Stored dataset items
*** Block opens ***

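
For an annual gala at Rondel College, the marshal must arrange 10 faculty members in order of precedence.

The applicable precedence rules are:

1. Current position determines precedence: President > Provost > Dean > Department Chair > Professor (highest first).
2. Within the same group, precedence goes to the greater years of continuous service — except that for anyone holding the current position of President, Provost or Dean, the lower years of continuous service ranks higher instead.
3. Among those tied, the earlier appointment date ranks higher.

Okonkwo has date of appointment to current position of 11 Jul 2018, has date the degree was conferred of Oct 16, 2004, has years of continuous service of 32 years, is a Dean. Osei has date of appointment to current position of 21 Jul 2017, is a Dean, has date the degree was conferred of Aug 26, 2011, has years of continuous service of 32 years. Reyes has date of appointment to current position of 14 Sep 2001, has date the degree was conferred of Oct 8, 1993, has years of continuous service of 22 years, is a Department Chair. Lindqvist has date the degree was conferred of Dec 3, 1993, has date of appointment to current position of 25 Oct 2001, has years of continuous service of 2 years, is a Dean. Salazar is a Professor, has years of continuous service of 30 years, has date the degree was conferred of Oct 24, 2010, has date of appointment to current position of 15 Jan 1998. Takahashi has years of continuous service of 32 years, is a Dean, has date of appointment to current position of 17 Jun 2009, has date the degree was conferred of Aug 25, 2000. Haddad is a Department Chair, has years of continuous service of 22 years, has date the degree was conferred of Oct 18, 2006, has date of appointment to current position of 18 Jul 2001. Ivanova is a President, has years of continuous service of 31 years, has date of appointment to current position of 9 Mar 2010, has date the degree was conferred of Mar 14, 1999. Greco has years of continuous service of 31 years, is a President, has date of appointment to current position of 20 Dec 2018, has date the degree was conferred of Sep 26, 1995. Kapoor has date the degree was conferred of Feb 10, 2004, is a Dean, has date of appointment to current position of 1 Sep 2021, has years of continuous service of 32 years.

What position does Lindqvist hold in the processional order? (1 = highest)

By current position: Ivanova and Greco (President); then Lindqvist, Takahashi, Osei, Okonkwo and Kapoor (Dean); then Haddad and Reyes (Department Chair); then Salazar (Professor).
Ivanova and Greco both have years of continuous service 31 years, so the next rule applies.
Among Ivanova and Greco, by date of appointment to current position (earlier first): Ivanova (9 Mar 2010) before Greco (20 Dec 2018).
Among Lindqvist, Takahashi, Osei, Okonkwo and Kapoor, by years of continuous service (lower first) (reversed rule for this group): Lindqvist (2 years) before Takahashi, Osei, Okonkwo and Kapoor (32 years).
Among Takahashi, Osei, Okonkwo and Kapoor, by date of appointment to current position (earlier first): Takahashi (17 Jun 2009) before Osei (21 Jul 2017) before Okonkwo (11 Jul 2018) before Kapoor (1 Sep 2021).
Haddad and Reyes both have years of continuous service 22 years, so the next rule applies.
Among Haddad and Reyes, by date of appointment to current position (earlier first): Haddad (18 Jul 2001) before Reyes (14 Sep 2001).
Order: Ivanova, Greco, Lindqvist, Takahashi, Osei, Okonkwo, Kapoor, Haddad, Reyes, Salazar. So position 3.

3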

*** Block closes ***

__WORK ORDER__
Above are some lines. Repeat exactly, and only, those from the line that has "1. Current position" through the line that has "3. Among those".

__ANSWER AREA__
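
1. Current position determines precedence: President > Provost > Dean > Department Chair > Professor (highest first).
2. Within the same group, precedence goes to the greater years of continuous service — except that for anyone holding the current position of President, Provost or Dean, the lower years of continuous service ranks higher instead.
3. Among those tied, the earlier appointment date ranks higher.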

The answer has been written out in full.